═══ Input data ═══

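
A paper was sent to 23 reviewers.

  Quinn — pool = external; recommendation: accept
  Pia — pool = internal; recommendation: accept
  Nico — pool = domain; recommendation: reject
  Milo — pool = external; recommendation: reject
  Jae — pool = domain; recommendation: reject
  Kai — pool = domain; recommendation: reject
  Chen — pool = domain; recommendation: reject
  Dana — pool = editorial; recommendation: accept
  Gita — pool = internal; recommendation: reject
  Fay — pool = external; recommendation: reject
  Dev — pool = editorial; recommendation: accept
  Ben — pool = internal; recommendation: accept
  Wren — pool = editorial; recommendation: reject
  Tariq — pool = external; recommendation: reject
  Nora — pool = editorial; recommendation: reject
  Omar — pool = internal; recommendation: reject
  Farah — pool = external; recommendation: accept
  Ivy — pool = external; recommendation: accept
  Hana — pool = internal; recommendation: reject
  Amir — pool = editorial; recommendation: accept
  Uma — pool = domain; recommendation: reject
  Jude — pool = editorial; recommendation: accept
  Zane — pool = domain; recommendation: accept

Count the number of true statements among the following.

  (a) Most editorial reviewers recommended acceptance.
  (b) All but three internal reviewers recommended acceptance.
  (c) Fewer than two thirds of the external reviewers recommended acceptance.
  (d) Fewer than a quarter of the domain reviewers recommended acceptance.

(a) editorial: |A| = 6, |A ∩ B| = 4; needs |A ∩ B| > |A ∖ B| — true.
(b) internal: |A| = 5, |A ∩ B| = 2; needs |A ∖ B| = 3 — true.
(c) external: |A| = 6, |A ∩ B| = 3; needs |A ∩ B| / |A| < 2/3 — true.
(d) domain: |A| = 6, |A ∩ B| = 1; needs |A ∩ B| / |A| < 1/4 — true.

4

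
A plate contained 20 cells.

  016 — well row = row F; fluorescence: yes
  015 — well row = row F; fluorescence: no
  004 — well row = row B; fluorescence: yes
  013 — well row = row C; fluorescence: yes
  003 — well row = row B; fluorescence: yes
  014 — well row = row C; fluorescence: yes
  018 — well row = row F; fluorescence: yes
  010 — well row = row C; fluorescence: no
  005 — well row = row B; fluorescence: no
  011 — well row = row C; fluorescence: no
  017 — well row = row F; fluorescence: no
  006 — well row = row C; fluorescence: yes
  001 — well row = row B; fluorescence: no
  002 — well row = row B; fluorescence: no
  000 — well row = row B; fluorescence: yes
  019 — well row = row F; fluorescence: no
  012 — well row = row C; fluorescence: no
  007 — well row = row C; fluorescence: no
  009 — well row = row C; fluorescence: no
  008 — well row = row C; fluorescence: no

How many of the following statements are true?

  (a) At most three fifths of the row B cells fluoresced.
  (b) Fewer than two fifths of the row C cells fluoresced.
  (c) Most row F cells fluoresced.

2

(a) row B: |A| = 6, |A ∩ B| = 3; needs |A ∩ B| / |A| ≤ 3/5 — true.
(b) row C: |A| = 9, |A ∩ B| = 3; needs |A ∩ B| / |A| < 2/5 — true.
(c) row F: |A| = 5, |A ∩ B| = 2; needs |A ∩ B| > |A ∖ B| — false.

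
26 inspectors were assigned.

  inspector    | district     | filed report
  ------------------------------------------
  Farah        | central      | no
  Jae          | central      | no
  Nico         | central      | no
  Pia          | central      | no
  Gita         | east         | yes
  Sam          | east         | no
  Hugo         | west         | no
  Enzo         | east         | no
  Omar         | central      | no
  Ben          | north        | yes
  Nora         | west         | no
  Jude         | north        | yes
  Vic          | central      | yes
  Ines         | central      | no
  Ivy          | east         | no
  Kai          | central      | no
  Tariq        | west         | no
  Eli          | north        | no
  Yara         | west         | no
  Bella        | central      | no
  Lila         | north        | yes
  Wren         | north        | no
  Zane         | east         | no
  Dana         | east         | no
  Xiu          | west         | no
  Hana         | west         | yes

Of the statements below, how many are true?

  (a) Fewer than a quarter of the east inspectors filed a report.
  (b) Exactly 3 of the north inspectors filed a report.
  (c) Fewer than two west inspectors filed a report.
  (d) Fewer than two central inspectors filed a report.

(a) east: |A| = 6, |A ∩ B| = 1; needs |A ∩ B| / |A| < 1/4 — true.
(b) north: |A| = 5, |A ∩ B| = 3; needs |A ∩ B| = 3 — true.
(c) west: |A| = 6, |A ∩ B| = 1; needs |A ∩ B| < 2 — true.
(d) central: |A| = 9, |A ∩ B| = 1; needs |A ∩ B| < 2 — true.

4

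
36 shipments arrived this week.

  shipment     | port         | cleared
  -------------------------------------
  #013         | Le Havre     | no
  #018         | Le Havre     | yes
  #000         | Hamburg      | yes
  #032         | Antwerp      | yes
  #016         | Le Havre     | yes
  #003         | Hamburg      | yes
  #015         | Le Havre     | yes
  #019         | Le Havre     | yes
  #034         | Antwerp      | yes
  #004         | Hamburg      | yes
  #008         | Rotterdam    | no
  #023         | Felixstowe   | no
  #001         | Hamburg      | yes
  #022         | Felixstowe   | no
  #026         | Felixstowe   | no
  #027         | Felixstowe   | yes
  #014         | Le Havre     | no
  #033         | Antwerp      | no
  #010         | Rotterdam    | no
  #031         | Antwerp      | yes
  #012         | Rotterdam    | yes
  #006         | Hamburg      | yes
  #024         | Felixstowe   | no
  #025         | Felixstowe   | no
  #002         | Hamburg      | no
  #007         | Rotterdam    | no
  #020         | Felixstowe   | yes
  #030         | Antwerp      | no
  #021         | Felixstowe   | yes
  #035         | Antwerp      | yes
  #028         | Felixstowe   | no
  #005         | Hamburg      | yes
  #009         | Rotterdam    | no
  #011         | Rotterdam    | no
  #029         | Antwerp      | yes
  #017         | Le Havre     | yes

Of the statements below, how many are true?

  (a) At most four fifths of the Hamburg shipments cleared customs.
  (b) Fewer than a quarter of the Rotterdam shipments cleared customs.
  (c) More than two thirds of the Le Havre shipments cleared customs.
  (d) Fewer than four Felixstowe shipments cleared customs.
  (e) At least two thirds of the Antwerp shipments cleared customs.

(a) Hamburg: |A| = 7, |A ∩ B| = 6; needs |A ∩ B| / |A| ≤ 4/5 — false.
(b) Rotterdam: |A| = 6, |A ∩ B| = 1; needs |A ∩ B| / |A| < 1/4 — true.
(c) Le Havre: |A| = 7, |A ∩ B| = 5; needs |A ∩ B| / |A| > 2/3 — true.
(d) Felixstowe: |A| = 9, |A ∩ B| = 3; needs |A ∩ B| < 4 — true.
(e) Antwerp: |A| = 7, |A ∩ B| = 5; needs |A ∩ B| / |A| ≥ 2/3 — true.

4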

═══

Required action -> I need each line from the listing where the word "Nico" occurs.

Answer section ->
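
  Nico — pool = domain; recommendation: reject
  Nico         | central      | no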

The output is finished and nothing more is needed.